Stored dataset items
········
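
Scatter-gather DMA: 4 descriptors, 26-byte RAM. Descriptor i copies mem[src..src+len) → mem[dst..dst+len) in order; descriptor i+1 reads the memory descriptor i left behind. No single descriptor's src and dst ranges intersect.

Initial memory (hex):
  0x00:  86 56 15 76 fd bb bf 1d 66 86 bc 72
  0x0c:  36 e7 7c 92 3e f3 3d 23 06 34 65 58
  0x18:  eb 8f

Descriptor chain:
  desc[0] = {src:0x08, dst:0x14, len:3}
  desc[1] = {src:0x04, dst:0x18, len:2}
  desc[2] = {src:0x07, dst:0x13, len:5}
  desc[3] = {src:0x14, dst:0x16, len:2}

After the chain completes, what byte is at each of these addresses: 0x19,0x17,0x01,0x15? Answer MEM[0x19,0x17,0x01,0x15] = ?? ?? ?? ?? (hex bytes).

MEM[0x19,0x17,0x01,0x15] = bb 86 56 86

#0 dst[0x14+3] := {0x66,0x86,0xbc}
#1 dst[0x18+2] := {0xfd,0xbb}
#2 dst[0x13+5] := {0x1d,0x66,0x86,0xbc,0x72}
#3 dst[0x16+2] := {0x66,0x86}
query mem[0x19]=0xbb, mem[0x17]=0x86, mem[0x01]=0x56, mem[0x15]=0x86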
········
# WHAT YOU HAVE TO DO
Every record must appear in the answer exactly as it appears above.

# ANSWER BOX
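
Scatter-gather DMA: 4 descriptors, 26-byte RAM. Descriptor i copies mem[src..src+len) → mem[dst..dst+len) in order; descriptor i+1 reads the memory descriptor i left behind. No single descriptor's src and dst ranges intersect.

Initial memory (hex):
  0x00:  86 56 15 76 fd bb bf 1d 66 86 bc 72
  0x0c:  36 e7 7c 92 3e f3 3d 23 06 34 65 58
  0x18:  eb 8f

Descriptor chain:
  desc[0] = {src:0x08, dst:0x14, len:3}
  desc[1] = {src:0x04, dst:0x18, len:2}
  desc[2] = {src:0x07, dst:0x13, len:5}
  desc[3] = {src:0x14, dst:0x16, len:2}

After the chain completes, what byte is at each of these addresses: 0x19,0x17,0x01,0x15? Answer MEM[0x19,0x17,0x01,0x15] = ?? ?? ?? ?? (hex bytes).

MEM[0x19,0x17,0x01,0x15] = bb 86 56 86

#0 dst[0x14+3] := {0x66,0x86,0xbc}
#1 dst[0x18+2] := {0xfd,0xbb}
#2 dst[0x13+5] := {0x1d,0x66,0x86,0xbc,0x72}
#3 dst[0x16+2] := {0x66,0x86}
query mem[0x19]=0xbb, mem[0x17]=0x86, mem[0x01]=0x56, mem[0x15]=0x86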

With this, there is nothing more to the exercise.